• The task: Your answer should be the lines below from the one with "Let w(o) = 5." to the one with "Answer: $-14$", both included, given again exactly and with nothing added.

• Given records:
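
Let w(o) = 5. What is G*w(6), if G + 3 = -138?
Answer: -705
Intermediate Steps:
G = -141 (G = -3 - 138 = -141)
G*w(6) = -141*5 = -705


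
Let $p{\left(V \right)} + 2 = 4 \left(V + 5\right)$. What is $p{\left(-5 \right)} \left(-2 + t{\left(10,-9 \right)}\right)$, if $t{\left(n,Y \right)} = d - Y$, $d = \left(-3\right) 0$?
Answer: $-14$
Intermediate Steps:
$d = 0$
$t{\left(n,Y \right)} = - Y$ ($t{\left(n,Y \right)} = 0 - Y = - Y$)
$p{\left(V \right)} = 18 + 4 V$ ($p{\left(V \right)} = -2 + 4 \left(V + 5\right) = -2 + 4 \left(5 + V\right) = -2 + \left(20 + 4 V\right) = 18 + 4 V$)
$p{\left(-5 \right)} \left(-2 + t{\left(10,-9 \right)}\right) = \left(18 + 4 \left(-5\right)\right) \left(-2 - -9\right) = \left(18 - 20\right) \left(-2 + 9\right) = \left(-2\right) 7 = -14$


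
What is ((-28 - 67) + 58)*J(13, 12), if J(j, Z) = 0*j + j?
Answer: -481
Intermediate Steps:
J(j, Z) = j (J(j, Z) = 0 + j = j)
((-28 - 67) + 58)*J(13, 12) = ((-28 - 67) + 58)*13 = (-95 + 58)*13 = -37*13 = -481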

* * *

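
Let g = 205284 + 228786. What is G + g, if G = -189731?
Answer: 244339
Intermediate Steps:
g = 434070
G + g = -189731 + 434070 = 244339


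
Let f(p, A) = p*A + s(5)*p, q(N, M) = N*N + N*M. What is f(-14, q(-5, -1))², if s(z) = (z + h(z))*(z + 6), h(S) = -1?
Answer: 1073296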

• Response to this task:
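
Let w(o) = 5. What is G*w(6), if G + 3 = -138?
Answer: -705
Intermediate Steps:
G = -141 (G = -3 - 138 = -141)
G*w(6) = -141*5 = -705


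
Let $p{\left(V \right)} + 2 = 4 \left(V + 5\right)$. What is $p{\left(-5 \right)} \left(-2 + t{\left(10,-9 \right)}\right)$, if $t{\left(n,Y \right)} = d - Y$, $d = \left(-3\right) 0$?
Answer: $-14$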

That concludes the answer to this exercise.